## PROBLEM DETAILS
Lines in the listing below that include the word "session" need to be copied.

## SUPPLIED RECORDS
⟨
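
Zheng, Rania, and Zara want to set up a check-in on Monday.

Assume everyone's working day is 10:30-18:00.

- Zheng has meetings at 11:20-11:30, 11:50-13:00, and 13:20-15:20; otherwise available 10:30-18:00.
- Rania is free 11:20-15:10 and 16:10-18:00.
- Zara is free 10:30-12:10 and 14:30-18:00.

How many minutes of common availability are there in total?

Zheng free within 10:30–18:00: 10:30–11:20, 11:30–11:50, 13:00–13:20, 15:20–18:00.
Zheng ∩ Rania: 11:30–11:50, 13:00–13:20, 16:10–18:00.
Zheng ∩ Rania ∩ Zara: 11:30–11:50, 16:10–18:00.
Total common minutes: 20 + 110 = 130.

130 minutes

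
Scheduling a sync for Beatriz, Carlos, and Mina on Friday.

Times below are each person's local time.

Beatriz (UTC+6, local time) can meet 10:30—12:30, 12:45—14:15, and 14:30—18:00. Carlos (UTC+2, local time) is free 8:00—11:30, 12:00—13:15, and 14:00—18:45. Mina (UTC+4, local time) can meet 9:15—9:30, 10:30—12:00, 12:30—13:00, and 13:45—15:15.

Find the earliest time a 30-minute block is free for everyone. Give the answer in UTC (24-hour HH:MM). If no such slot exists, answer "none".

Beatriz → UTC: 04:30–06:30, 06:45–08:15, 08:30–12:00.
Carlos → UTC: 06:00–09:30, 10:00–11:15, 12:00–16:45.
Mina → UTC: 05:15–05:30, 06:30–08:00, 08:30–09:00, 09:45–11:15.
Beatriz ∩ Carlos: 06:00–06:30, 06:45–08:15, 08:30–09:30, 10:00–11:15.
Beatriz ∩ Carlos ∩ Mina: 06:45–08:00, 08:30–09:00, 10:00–11:15.
Windows ≥ 30 min: 06:45–08:00, 08:30–09:00, 10:00–11:15.
Earliest such window starts at 06:45.

06:45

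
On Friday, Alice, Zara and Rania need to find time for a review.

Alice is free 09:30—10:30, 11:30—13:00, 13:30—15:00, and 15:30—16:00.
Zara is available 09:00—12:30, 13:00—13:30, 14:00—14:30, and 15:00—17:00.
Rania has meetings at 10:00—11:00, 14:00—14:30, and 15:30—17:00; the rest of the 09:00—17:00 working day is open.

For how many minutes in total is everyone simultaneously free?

Rania free within 09:00–17:00: 09:00–10:00, 11:00–14:00, 14:30–15:30.
Alice ∩ Zara: 09:30–10:30, 11:30–12:30, 14:00–14:30, 15:30–16:00.
Alice ∩ Zara ∩ Rania: 09:30–10:00, 11:30–12:30.
Total common minutes: 30 + 60 = 90.

90 minutes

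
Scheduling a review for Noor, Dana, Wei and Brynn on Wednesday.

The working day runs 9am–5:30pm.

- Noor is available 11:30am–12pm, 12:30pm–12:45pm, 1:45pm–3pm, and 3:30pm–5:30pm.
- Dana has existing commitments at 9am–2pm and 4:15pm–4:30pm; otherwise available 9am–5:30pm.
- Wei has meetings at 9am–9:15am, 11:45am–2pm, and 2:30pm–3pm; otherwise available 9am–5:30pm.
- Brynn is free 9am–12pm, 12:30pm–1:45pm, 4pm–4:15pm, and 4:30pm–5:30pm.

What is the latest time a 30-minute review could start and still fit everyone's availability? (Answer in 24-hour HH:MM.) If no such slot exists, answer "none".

Dana free within 09:00–17:30: 14:00–16:15, 16:30–17:30.
Wei free within 09:00–17:30: 09:15–11:45, 14:00–14:30, 15:00–17:30.
Noor ∩ Dana: 14:00–15:00, 15:30–16:15, 16:30–17:30.
Noor ∩ Dana ∩ Wei: 14:00–14:30, 15:30–16:15, 16:30–17:30.
Noor ∩ Dana ∩ Wei ∩ Brynn: 16:00–16:15, 16:30–17:30.
Windows ≥ 30 min: 16:30–17:30.
Latest start in the last window 16:30–17:30 is 17:30 − 30 min = 17:00.

17:00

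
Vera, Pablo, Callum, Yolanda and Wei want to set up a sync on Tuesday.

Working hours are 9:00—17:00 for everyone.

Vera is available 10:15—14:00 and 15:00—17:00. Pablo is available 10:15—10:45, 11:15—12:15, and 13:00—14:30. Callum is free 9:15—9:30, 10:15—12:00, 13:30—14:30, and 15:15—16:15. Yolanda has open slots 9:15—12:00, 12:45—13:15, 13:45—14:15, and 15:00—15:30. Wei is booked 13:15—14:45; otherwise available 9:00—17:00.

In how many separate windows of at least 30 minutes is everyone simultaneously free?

Wei free within 09:00–17:00: 09:00–13:15, 14:45–17:00.
Vera ∩ Pablo: 10:15–10:45, 11:15–12:15, 13:00–14:00.
Vera ∩ Pablo ∩ Callum: 10:15–10:45, 11:15–12:00, 13:30–14:00.
Vera ∩ Pablo ∩ Callum ∩ Yolanda: 10:15–10:45, 11:15–12:00, 13:45–14:00.
Vera ∩ Pablo ∩ Callum ∩ Yolanda ∩ Wei: 10:15–10:45, 11:15–12:00.
Windows ≥ 30 min: 10:15–10:45, 11:15–12:00.
That's 2 windows.

2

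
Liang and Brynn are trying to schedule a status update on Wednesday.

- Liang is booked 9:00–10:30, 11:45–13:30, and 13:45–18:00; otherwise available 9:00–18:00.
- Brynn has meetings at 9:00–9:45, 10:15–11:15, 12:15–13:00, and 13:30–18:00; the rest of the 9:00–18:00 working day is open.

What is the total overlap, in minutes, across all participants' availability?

30 minutes

Liang free within 09:00–18:00: 10:30–11:45, 13:30–13:45.
Brynn free within 09:00–18:00: 09:45–10:15, 11:15–12:15, 13:00–13:30.
Liang ∩ Brynn: 11:15–11:45.
Total common minutes: 30.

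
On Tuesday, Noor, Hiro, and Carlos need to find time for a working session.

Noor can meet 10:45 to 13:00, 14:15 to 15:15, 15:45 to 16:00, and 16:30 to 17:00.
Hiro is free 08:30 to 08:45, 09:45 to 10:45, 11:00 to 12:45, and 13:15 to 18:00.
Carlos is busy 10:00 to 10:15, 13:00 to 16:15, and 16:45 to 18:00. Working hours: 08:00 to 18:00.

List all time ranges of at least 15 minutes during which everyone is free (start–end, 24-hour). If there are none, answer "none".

Carlos free within 08:00–18:00: 08:00–10:00, 10:15–13:00, 16:15–16:45.
Noor ∩ Hiro: 11:00–12:45, 14:15–15:15, 15:45–16:00, 16:30–17:00.
Noor ∩ Hiro ∩ Carlos: 11:00–12:45, 16:30–16:45.
Windows ≥ 15 min: 11:00–12:45, 16:30–16:45.

11:00–12:45, 16:30–16:45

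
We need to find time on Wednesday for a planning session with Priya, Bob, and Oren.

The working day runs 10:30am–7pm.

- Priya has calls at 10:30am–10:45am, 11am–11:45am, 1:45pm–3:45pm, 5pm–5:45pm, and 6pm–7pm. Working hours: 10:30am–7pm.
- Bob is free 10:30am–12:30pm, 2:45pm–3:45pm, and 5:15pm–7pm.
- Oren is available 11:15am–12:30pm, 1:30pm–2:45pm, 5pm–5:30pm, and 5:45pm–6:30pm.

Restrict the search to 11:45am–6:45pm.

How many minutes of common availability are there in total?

60 minutes

Priya free within 10:30–19:00: 10:45–11:00, 11:45–13:45, 15:45–17:00, 17:45–18:00.
Priya ∩ Bob: 10:45–11:00, 11:45–12:30, 17:45–18:00.
Priya ∩ Bob ∩ Oren: 11:45–12:30, 17:45–18:00.
Restricted to 11:45–18:45: 11:45–12:30, 17:45–18:00.
Total common minutes: 45 + 15 = 60.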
⟩
## ANSWER TO THE EXERCISE
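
On Tuesday, Noor, Hiro, and Carlos need to find time for a working session.
We need to find time on Wednesday for a planning session with Priya, Bob, and Oren.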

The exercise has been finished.